Work item - When the word "each" appears in a line of the data below, list that line.

Stored data -
####

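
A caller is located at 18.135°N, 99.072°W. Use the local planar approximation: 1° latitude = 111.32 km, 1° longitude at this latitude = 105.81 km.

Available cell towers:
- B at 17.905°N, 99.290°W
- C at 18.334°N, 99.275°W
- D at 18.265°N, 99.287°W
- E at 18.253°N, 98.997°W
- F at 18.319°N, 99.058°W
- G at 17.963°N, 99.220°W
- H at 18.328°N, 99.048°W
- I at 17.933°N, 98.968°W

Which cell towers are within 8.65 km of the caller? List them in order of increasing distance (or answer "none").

none

Distances from 18.135°N, 99.072°W:
B: √((-0.230·111.32)² + (-0.218·105.81)²) = √(655.54433 + 532.06711) = 34.462 km
C: √((0.199·111.32)² + (-0.203·105.81)²) = √(490.74123 + 461.36591) = 30.856 km
D: √((0.130·111.32)² + (-0.215·105.81)²) = √(209.42721 + 517.52383) = 26.962 km
E: √((0.118·111.32)² + (0.075·105.81)²) = √(172.54819 + 62.97613) = 15.347 km
F: √((0.184·111.32)² + (0.014·105.81)²) = √(419.54837 + 2.19437) = 20.536 km
G: √((-0.172·111.32)² + (-0.148·105.81)²) = √(366.60914 + 245.23184) = 24.735 km
H: √((0.193·111.32)² + (0.024·105.81)²) = √(461.59491 + 6.44876) = 21.634 km
I: √((-0.202·111.32)² + (0.104·105.81)²) = √(505.64898 + 121.09330) = 25.035 km
Threshold 8.65 km: none within range.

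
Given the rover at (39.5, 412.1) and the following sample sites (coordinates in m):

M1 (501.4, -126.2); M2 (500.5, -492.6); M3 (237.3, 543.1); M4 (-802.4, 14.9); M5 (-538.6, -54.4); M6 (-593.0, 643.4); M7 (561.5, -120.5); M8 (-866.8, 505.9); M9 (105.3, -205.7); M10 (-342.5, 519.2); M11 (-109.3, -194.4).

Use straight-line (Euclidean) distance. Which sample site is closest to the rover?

Distances from (39.5, 412.1):
M1: √((461.9)² + (-538.3)²) = √(213351.610 + 289766.890) = 709.3 m
M2: √((461.0)² + (-904.7)²) = √(212521.000 + 818482.090) = 1015.4 m
M3: √((197.8)² + (131.0)²) = √(39124.840 + 17161.000) = 237.2 m
M4: √((-841.9)² + (-397.2)²) = √(708795.610 + 157767.840) = 930.9 m
M5: √((-578.1)² + (-466.5)²) = √(334199.610 + 217622.250) = 742.8 m
M6: √((-632.5)² + (231.3)²) = √(400056.250 + 53499.690) = 673.5 m
M7: √((522.0)² + (-532.6)²) = √(272484.000 + 283662.760) = 745.8 m
M8: √((-906.3)² + (93.8)²) = √(821379.690 + 8798.440) = 911.1 m
M9: √((65.8)² + (-617.8)²) = √(4329.640 + 381676.840) = 621.3 m
M10: √((-382.0)² + (107.1)²) = √(145924.000 + 11470.410) = 396.7 m
M11: √((-148.8)² + (-606.5)²) = √(22141.440 + 367842.250) = 624.5 m
Minimum: M3 at 237.2 m.

M3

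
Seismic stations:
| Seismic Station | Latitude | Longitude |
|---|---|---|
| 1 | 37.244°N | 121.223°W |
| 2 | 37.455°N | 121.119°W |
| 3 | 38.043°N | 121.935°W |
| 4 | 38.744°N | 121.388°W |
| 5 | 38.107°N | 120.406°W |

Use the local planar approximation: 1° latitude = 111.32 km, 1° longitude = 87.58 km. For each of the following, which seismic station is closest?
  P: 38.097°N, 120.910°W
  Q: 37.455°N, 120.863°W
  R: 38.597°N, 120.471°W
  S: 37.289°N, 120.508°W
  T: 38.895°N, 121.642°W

P at 38.097°N, 120.910°W:
  1: √((-0.853·111.32)² + (-0.313·87.58)²) = √(9016.63434 + 751.44735) = 98.834 km
  2: √((-0.642·111.32)² + (-0.209·87.58)²) = √(5107.59498 + 335.04447) = 73.774 km
  3: √((-0.054·111.32)² + (-1.025·87.58)²) = √(36.13549 + 8058.56313) = 89.971 km
  4: √((0.647·111.32)² + (-0.478·87.58)²) = √(5187.46234 + 1752.53086) = 83.307 km
  5: √((0.010·111.32)² + (0.504·87.58)²) = √(1.23921 + 1948.36785) = 44.154 km
  → nearest: 5 (44.154 km)
Q at 37.455°N, 120.863°W:
  1: √((-0.211·111.32)² + (-0.360·87.58)²) = √(551.71057 + 994.06523) = 39.316 km
  2: √((0.000·111.32)² + (-0.256·87.58)²) = √(0.00000 + 502.67792) = 22.420 km
  3: √((0.588·111.32)² + (-1.072·87.58)²) = √(4284.50888 + 8814.53593) = 114.451 km
  4: √((1.289·111.32)² + (-0.525·87.58)²) = √(20589.80483 + 2114.11442) = 150.678 km
  5: √((0.652·111.32)² + (0.457·87.58)²) = √(5267.94930 + 1601.92538) = 82.885 km
  → nearest: 2 (22.420 km)
R at 38.597°N, 120.471°W:
  1: √((-1.353·111.32)² + (-0.752·87.58)²) = √(22685.16741 + 4337.56068) = 164.386 km
  2: √((-1.142·111.32)² + (-0.648·87.58)²) = √(16161.38600 + 3220.77134) = 139.220 km
  3: √((-0.554·111.32)² + (-1.464·87.58)²) = √(3803.34678 + 16439.62986) = 142.278 km
  4: √((0.147·111.32)² + (-0.917·87.58)²) = √(267.78181 + 6449.83423) = 81.961 km
  5: √((-0.490·111.32)² + (0.065·87.58)²) = √(2975.35339 + 32.40683) = 54.843 km
  → nearest: 5 (54.843 km)
S at 37.289°N, 120.508°W:
  1: √((-0.045·111.32)² + (-0.715·87.58)²) = √(25.09409 + 3921.22683) = 62.820 km
  2: √((0.166·111.32)² + (-0.611·87.58)²) = √(341.47788 + 2863.46779) = 56.612 km
  3: √((0.754·111.32)² + (-1.427·87.58)²) = √(7045.13123 + 15619.16554) = 150.547 km
  4: √((1.455·111.32)² + (-0.880·87.58)²) = √(26234.47526 + 5939.84656) = 179.372 km
  5: √((0.818·111.32)² + (0.102·87.58)²) = √(8291.87989 + 79.80135) = 91.497 km
  → nearest: 2 (56.612 km)
T at 38.895°N, 121.642°W:
  1: √((-1.651·111.32)² + (0.419·87.58)²) = √(33778.51415 + 1346.59788) = 187.417 km
  2: √((-1.440·111.32)² + (0.523·87.58)²) = √(25696.34648 + 2098.03756) = 166.716 km
  3: √((-0.852·111.32)² + (-0.293·87.58)²) = √(8995.50574 + 658.48384) = 98.255 km
  4: √((-0.151·111.32)² + (0.254·87.58)²) = √(282.55324 + 494.85426) = 27.882 km
  5: √((-0.788·111.32)² + (1.236·87.58)²) = √(7694.82647 + 11717.82002) = 139.329 km
  → nearest: 4 (27.882 km)

P→5; Q→2; R→5; S→2; T→4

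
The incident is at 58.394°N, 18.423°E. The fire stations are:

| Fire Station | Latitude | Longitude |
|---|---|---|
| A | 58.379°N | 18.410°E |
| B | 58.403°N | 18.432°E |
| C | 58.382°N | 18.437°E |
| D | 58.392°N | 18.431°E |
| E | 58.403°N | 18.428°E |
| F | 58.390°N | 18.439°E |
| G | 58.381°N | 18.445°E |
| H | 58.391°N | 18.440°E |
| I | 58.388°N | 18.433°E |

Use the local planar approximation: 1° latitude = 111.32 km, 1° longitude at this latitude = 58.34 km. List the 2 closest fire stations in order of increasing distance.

Distances from 58.394°N, 18.423°E:
A: √((-0.015·111.32)² + (-0.013·58.34)²) = √(2.78823 + 0.57520) = 1.834 km
B: √((0.009·111.32)² + (0.009·58.34)²) = √(1.00376 + 0.27569) = 1.131 km
C: √((-0.012·111.32)² + (0.014·58.34)²) = √(1.78447 + 0.66710) = 1.566 km
D: √((-0.002·111.32)² + (0.008·58.34)²) = √(0.04957 + 0.21783) = 0.517 km
E: √((0.009·111.32)² + (0.005·58.34)²) = √(1.00376 + 0.08509) = 1.043 km
F: √((-0.004·111.32)² + (0.016·58.34)²) = √(0.19827 + 0.87131) = 1.034 km
G: √((-0.013·111.32)² + (0.022·58.34)²) = √(2.09427 + 1.64732) = 1.934 km
H: √((-0.003·111.32)² + (0.017·58.34)²) = √(0.11153 + 0.98363) = 1.046 km
I: √((-0.006·111.32)² + (0.010·58.34)²) = √(0.44612 + 0.34036) = 0.887 km
Sorted: D (0.517 km) < I (0.887 km) < F (1.034 km) < E (1.043 km) < …

D, I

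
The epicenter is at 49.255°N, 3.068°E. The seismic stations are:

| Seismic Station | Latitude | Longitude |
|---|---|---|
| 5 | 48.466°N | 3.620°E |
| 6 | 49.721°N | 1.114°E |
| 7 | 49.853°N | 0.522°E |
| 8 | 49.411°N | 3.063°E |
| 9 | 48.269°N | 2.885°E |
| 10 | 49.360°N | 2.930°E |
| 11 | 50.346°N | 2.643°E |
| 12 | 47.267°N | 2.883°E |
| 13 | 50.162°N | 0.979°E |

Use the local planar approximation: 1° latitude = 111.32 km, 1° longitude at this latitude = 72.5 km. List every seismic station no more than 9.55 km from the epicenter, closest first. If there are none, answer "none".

none

Distances from 49.255°N, 3.068°E:
5: 96.519 km
6: 150.864 km
7: 196.222 km
8: 17.370 km
9: 110.560 km
10: 15.386 km
11: 125.298 km
12: 221.710 km
13: 182.023 km
Threshold 9.55 km: none within range.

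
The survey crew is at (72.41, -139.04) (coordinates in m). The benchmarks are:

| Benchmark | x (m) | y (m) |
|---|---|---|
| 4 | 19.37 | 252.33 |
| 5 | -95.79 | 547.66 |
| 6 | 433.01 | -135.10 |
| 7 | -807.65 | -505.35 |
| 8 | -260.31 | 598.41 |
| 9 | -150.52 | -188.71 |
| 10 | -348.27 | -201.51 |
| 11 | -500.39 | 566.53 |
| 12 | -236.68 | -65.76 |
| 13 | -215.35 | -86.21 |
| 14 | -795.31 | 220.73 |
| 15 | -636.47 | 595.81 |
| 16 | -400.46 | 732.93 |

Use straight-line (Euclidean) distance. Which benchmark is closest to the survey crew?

9

Distances from (72.41, -139.04):
4: √((-53.04)² + (391.37)²) = √(2813.2416 + 153170.4769) = 394.95 m
5: √((-168.20)² + (686.70)²) = √(28291.2400 + 471556.8900) = 707.00 m
6: √((360.60)² + (3.94)²) = √(130032.3600 + 15.5236) = 360.62 m
7: √((-880.06)² + (-366.31)²) = √(774505.6036 + 134183.0161) = 953.25 m
8: √((-332.72)² + (737.45)²) = √(110702.5984 + 543832.5025) = 809.03 m
9: √((-222.93)² + (-49.67)²) = √(49697.7849 + 2467.1089) = 228.40 m
10: √((-420.68)² + (-62.47)²) = √(176971.6624 + 3902.5009) = 425.29 m
11: √((-572.80)² + (705.57)²) = √(328099.8400 + 497829.0249) = 908.81 m
12: √((-309.09)² + (73.28)²) = √(95536.6281 + 5369.9584) = 317.66 m
13: √((-287.76)² + (52.83)²) = √(82805.8176 + 2791.0089) = 292.57 m
14: √((-867.72)² + (359.77)²) = √(752937.9984 + 129434.4529) = 939.35 m
15: √((-708.88)² + (734.85)²) = √(502510.8544 + 540004.5225) = 1021.04 m
16: √((-472.87)² + (871.97)²) = √(223606.0369 + 760331.6809) = 991.94 m
Minimum: 9 at 228.40 m.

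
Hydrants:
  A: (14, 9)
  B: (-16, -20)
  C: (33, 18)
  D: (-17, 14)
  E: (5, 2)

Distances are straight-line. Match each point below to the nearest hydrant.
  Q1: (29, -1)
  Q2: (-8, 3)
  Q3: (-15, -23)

Q1→A; Q2→E; Q3→B

Q1 at (29, -1):
  A: 18.0
  B: 48.8
  C: 19.4
  D: 48.4
  E: 24.2
  → nearest: A (18.0)
Q2 at (-8, 3):
  A: 22.8
  B: 24.4
  C: 43.7
  D: 14.2
  E: 13.0
  → nearest: E (13.0)
Q3 at (-15, -23):
  A: 43.2
  B: 3.2
  C: 63.1
  D: 37.1
  E: 32.0
  → nearest: B (3.2)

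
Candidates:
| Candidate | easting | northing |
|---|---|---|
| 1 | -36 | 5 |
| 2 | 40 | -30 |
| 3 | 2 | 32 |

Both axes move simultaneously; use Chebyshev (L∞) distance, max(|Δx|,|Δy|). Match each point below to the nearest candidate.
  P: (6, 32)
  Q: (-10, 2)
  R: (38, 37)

P→3; Q→1; R→3

P at (6, 32):
  1: max(|-42|, |-27|) = 42
  2: max(|34|, |-62|) = 62
  3: max(|-4|, |0|) = 4
  → nearest: 3 (4)
Q at (-10, 2):
  1: max(|-26|, |3|) = 26
  2: max(|50|, |-32|) = 50
  3: max(|12|, |30|) = 30
  → nearest: 1 (26)
R at (38, 37):
  1: max(|-74|, |-32|) = 74
  2: max(|2|, |-67|) = 67
  3: max(|-36|, |-5|) = 36
  → nearest: 3 (36)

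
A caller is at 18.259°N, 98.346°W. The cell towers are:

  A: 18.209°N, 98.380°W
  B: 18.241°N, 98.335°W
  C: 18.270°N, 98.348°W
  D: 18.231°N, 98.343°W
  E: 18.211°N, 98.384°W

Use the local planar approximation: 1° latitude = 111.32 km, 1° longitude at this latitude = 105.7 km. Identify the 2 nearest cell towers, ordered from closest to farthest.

C, B

Distances from 18.259°N, 98.346°W:
A: √((-0.050·111.32)² + (-0.034·105.7)²) = √(30.98036 + 12.91540) = 6.625 km
B: √((-0.018·111.32)² + (0.011·105.7)²) = √(4.01505 + 1.35187) = 2.317 km
C: √((0.011·111.32)² + (-0.002·105.7)²) = √(1.49945 + 0.04469) = 1.243 km
D: √((-0.028·111.32)² + (0.003·105.7)²) = √(9.71544 + 0.10055) = 3.133 km
E: √((-0.048·111.32)² + (-0.038·105.7)²) = √(28.55150 + 16.13308) = 6.685 km
Sorted: C (1.243 km) < B (2.317 km) < D (3.133 km) < A (6.625 km) < …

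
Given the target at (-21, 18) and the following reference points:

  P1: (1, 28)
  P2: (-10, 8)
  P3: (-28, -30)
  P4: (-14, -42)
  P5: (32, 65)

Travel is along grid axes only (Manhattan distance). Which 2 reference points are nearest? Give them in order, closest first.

Distances from (-21, 18):
P1: |22| + |10| = 22 + 10 = 32
P2: |11| + |-10| = 11 + 10 = 21
P3: |-7| + |-48| = 7 + 48 = 55
P4: |7| + |-60| = 7 + 60 = 67
P5: |53| + |47| = 53 + 47 = 100
Sorted: P2 (21) < P1 (32) < P3 (55) < P4 (67) < …

P2, P1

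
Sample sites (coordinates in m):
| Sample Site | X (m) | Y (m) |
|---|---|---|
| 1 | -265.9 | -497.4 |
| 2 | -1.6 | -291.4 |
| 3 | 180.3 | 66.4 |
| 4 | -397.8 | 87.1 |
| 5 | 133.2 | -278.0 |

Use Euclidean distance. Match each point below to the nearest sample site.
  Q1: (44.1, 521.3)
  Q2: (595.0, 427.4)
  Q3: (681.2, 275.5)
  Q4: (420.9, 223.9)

Q1 at (44.1, 521.3):
  1: √((-310.0)² + (-1018.7)²) = √(96100.000 + 1037749.690) = 1064.8 m
  2: √((-45.7)² + (-812.7)²) = √(2088.490 + 660481.290) = 814.0 m
  3: √((136.2)² + (-454.9)²) = √(18550.440 + 206934.010) = 474.9 m
  4: √((-441.9)² + (-434.2)²) = √(195275.610 + 188529.640) = 619.5 m
  5: √((89.1)² + (-799.3)²) = √(7938.810 + 638880.490) = 804.3 m
  → nearest: 3 (474.9 m)
Q2 at (595.0, 427.4):
  1: √((-860.9)² + (-924.8)²) = √(741148.810 + 855255.040) = 1263.5 m
  2: √((-596.6)² + (-718.8)²) = √(355931.560 + 516673.440) = 934.1 m
  3: √((-414.7)² + (-361.0)²) = √(171976.090 + 130321.000) = 549.8 m
  4: √((-992.8)² + (-340.3)²) = √(985651.840 + 115804.090) = 1049.5 m
  5: √((-461.8)² + (-705.4)²) = √(213259.240 + 497589.160) = 843.1 m
  → nearest: 3 (549.8 m)
Q3 at (681.2, 275.5):
  1: √((-947.1)² + (-772.9)²) = √(896998.410 + 597374.410) = 1222.4 m
  2: √((-682.8)² + (-566.9)²) = √(466215.840 + 321375.610) = 887.5 m
  3: √((-500.9)² + (-209.1)²) = √(250900.810 + 43722.810) = 542.8 m
  4: √((-1079.0)² + (-188.4)²) = √(1164241.000 + 35494.560) = 1095.3 m
  5: √((-548.0)² + (-553.5)²) = √(300304.000 + 306362.250) = 778.9 m
  → nearest: 3 (542.8 m)
Q4 at (420.9, 223.9):
  1: √((-686.8)² + (-721.3)²) = √(471694.240 + 520273.690) = 996.0 m
  2: √((-422.5)² + (-515.3)²) = √(178506.250 + 265534.090) = 666.4 m
  3: √((-240.6)² + (-157.5)²) = √(57888.360 + 24806.250) = 287.6 m
  4: √((-818.7)² + (-136.8)²) = √(670269.690 + 18714.240) = 830.1 m
  5: √((-287.7)² + (-501.9)²) = √(82771.290 + 251903.610) = 578.5 m
  → nearest: 3 (287.6 m)

Q1→3; Q2→3; Q3→3; Q4→3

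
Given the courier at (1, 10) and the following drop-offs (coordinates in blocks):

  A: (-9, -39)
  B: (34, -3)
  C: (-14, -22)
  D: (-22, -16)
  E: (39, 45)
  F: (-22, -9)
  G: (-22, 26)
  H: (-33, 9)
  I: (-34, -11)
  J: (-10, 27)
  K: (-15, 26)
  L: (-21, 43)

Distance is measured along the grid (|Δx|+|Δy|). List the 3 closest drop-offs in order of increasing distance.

J, K, H

Distances from (1, 10):
A: |-10| + |-49| = 10 + 49 = 59 blocks
B: |33| + |-13| = 33 + 13 = 46 blocks
C: |-15| + |-32| = 15 + 32 = 47 blocks
D: |-23| + |-26| = 23 + 26 = 49 blocks
E: |38| + |35| = 38 + 35 = 73 blocks
F: |-23| + |-19| = 23 + 19 = 42 blocks
G: |-23| + |16| = 23 + 16 = 39 blocks
H: |-34| + |-1| = 34 + 1 = 35 blocks
I: |-35| + |-21| = 35 + 21 = 56 blocks
J: |-11| + |17| = 11 + 17 = 28 blocks
K: |-16| + |16| = 16 + 16 = 32 blocks
L: |-22| + |33| = 22 + 33 = 55 blocks
Sorted: J (28 blocks) < K (32 blocks) < H (35 blocks) < G (39 blocks) < F (42 blocks) < …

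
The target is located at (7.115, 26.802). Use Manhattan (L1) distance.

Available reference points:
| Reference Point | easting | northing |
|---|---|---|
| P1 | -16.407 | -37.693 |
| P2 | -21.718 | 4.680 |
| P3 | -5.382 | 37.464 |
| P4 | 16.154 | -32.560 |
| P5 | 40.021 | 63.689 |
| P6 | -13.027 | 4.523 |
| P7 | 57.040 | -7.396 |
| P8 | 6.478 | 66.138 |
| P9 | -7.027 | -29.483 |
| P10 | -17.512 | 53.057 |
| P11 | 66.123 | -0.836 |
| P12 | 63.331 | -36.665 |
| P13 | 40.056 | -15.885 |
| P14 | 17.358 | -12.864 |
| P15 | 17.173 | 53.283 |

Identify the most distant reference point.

P12

Distances from (7.115, 26.802):
P1: |-23.522| + |-64.495| = 23.522 + 64.495 = 88.017
P2: |-28.833| + |-22.122| = 28.833 + 22.122 = 50.955
P3: |-12.497| + |10.662| = 12.497 + 10.662 = 23.159
P4: |9.039| + |-59.362| = 9.039 + 59.362 = 68.401
P5: |32.906| + |36.887| = 32.906 + 36.887 = 69.793
P6: |-20.142| + |-22.279| = 20.142 + 22.279 = 42.421
P7: |49.925| + |-34.198| = 49.925 + 34.198 = 84.123
P8: |-0.637| + |39.336| = 0.637 + 39.336 = 39.973
P9: |-14.142| + |-56.285| = 14.142 + 56.285 = 70.427
P10: |-24.627| + |26.255| = 24.627 + 26.255 = 50.882
P11: |59.008| + |-27.638| = 59.008 + 27.638 = 86.646
P12: |56.216| + |-63.467| = 56.216 + 63.467 = 119.683
P13: |32.941| + |-42.687| = 32.941 + 42.687 = 75.628
P14: |10.243| + |-39.666| = 10.243 + 39.666 = 49.909
P15: |10.058| + |26.481| = 10.058 + 26.481 = 36.539
Maximum: P12 at 119.683.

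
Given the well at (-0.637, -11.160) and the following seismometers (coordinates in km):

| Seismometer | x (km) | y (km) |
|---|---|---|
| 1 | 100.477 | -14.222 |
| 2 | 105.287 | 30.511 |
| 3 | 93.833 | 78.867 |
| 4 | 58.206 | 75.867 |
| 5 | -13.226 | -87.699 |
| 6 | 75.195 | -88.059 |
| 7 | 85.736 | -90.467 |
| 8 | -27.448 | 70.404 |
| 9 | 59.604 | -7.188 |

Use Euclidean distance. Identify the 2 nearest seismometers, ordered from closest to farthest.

Distances from (-0.637, -11.160):
1: √((101.114)² + (-3.062)²) = √(10224.04100 + 9.37584) = 101.160 km
2: √((105.924)² + (41.671)²) = √(11219.89378 + 1736.47224) = 113.826 km
3: √((94.470)² + (90.027)²) = √(8924.58090 + 8104.86073) = 130.497 km
4: √((58.843)² + (87.027)²) = √(3462.49865 + 7573.69873) = 105.053 km
5: √((-12.589)² + (-76.539)²) = √(158.48292 + 5858.21852) = 77.567 km
6: √((75.832)² + (-76.899)²) = √(5750.49222 + 5913.45620) = 108.000 km
7: √((86.373)² + (-79.307)²) = √(7460.29513 + 6289.60025) = 117.260 km
8: √((-26.811)² + (81.564)²) = √(718.82972 + 6652.68610) = 85.858 km
9: √((60.241)² + (3.972)²) = √(3628.97808 + 15.77678) = 60.372 km
Sorted: 9 (60.372 km) < 5 (77.567 km) < 8 (85.858 km) < 1 (101.160 km) < …

9, 5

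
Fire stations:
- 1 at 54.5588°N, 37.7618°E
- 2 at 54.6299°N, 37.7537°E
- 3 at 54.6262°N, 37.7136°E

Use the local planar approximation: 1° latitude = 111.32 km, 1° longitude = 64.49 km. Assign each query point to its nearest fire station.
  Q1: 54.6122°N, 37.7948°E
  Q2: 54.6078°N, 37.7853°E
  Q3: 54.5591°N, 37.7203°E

Q1→2; Q2→2; Q3→1

Q1 at 54.6122°N, 37.7948°E:
  1: √((-0.0534·111.32)² + (-0.0330·64.49)²) = √(35.336938 + 4.529108) = 6.3140 km
  2: √((0.0177·111.32)² + (-0.0411·64.49)²) = √(3.882334 + 7.025357) = 3.3027 km
  3: √((0.0140·111.32)² + (-0.0812·64.49)²) = √(2.428860 + 27.421854) = 5.4636 km
  → nearest: 2 (3.3027 km)
Q2 at 54.6078°N, 37.7853°E:
  1: √((-0.0490·111.32)² + (-0.0235·64.49)²) = √(29.753534 + 2.296786) = 5.6613 km
  2: √((0.0221·111.32)² + (-0.0316·64.49)²) = √(6.052446 + 4.152971) = 3.1946 km
  3: √((0.0184·111.32)² + (-0.0717·64.49)²) = √(4.195484 + 21.380756) = 5.0573 km
  → nearest: 2 (3.1946 km)
Q3 at 54.5591°N, 37.7203°E:
  1: √((-0.0003·111.32)² + (0.0415·64.49)²) = √(0.001115 + 7.162769) = 2.6765 km
  2: √((0.0708·111.32)² + (0.0334·64.49)²) = √(62.117349 + 4.639570) = 8.1705 km
  3: √((0.0671·111.32)² + (-0.0067·64.49)²) = √(55.794506 + 0.186696) = 7.4821 km
  → nearest: 1 (2.6765 km)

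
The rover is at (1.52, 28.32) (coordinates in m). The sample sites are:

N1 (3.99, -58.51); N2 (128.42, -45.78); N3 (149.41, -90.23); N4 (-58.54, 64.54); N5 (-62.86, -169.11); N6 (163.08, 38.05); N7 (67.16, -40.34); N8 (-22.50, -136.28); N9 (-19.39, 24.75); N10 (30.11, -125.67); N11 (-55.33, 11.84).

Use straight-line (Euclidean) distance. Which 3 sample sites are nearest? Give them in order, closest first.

N9, N11, N4

Distances from (1.52, 28.32):
N1: √((2.47)² + (-86.83)²) = √(6.1009 + 7539.4489) = 86.87 m
N2: √((126.90)² + (-74.10)²) = √(16103.6100 + 5490.8100) = 146.95 m
N3: √((147.89)² + (-118.55)²) = √(21871.4521 + 14054.1025) = 189.54 m
N4: √((-60.06)² + (36.22)²) = √(3607.2036 + 1311.8884) = 70.14 m
N5: √((-64.38)² + (-197.43)²) = √(4144.7844 + 38978.6049) = 207.66 m
N6: √((161.56)² + (9.73)²) = √(26101.6336 + 94.6729) = 161.85 m
N7: √((65.64)² + (-68.66)²) = √(4308.6096 + 4714.1956) = 94.99 m
N8: √((-24.02)² + (-164.60)²) = √(576.9604 + 27093.1600) = 166.34 m
N9: √((-20.91)² + (-3.57)²) = √(437.2281 + 12.7449) = 21.21 m
N10: √((28.59)² + (-153.99)²) = √(817.3881 + 23712.9201) = 156.62 m
N11: √((-56.85)² + (-16.48)²) = √(3231.9225 + 271.5904) = 59.19 m
Sorted: N9 (21.21 m) < N11 (59.19 m) < N4 (70.14 m) < N1 (86.87 m) < N7 (94.99 m) < …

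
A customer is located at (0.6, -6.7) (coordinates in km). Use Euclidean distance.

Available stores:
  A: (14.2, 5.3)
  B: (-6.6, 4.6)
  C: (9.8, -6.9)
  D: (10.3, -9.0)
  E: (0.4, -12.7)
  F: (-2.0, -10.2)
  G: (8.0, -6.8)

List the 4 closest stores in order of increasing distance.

Distances from (0.6, -6.7):
A: 18.1 km
B: 13.4 km
C: 9.2 km
D: 10.0 km
E: 6.0 km
F: 4.4 km
G: 7.4 km
Sorted: F (4.4 km) < E (6.0 km) < G (7.4 km) < C (9.2 km) < D (10.0 km) < B (13.4 km) < …

F, E, G, C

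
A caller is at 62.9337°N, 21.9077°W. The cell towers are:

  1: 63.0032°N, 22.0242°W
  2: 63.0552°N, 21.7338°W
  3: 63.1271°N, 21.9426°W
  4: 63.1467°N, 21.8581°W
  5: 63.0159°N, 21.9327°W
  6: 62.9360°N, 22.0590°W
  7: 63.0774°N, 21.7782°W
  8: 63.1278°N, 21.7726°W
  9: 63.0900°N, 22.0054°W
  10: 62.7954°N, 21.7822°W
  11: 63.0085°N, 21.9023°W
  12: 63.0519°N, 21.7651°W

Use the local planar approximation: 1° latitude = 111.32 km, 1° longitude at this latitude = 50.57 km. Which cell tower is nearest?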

####

Exercise output -
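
Use the local planar approximation: 1° latitude = 111.32 km, 1° longitude = 87.58 km. For each of the following, which seismic station is closest?
Distances are straight-line. Match each point below to the nearest hydrant.
Both axes move simultaneously; use Chebyshev (L∞) distance, max(|Δx|,|Δy|). Match each point below to the nearest candidate.
Use Euclidean distance. Match each point below to the nearest sample site.
Use the local planar approximation: 1° latitude = 111.32 km, 1° longitude = 64.49 km. Assign each query point to its nearest fire station.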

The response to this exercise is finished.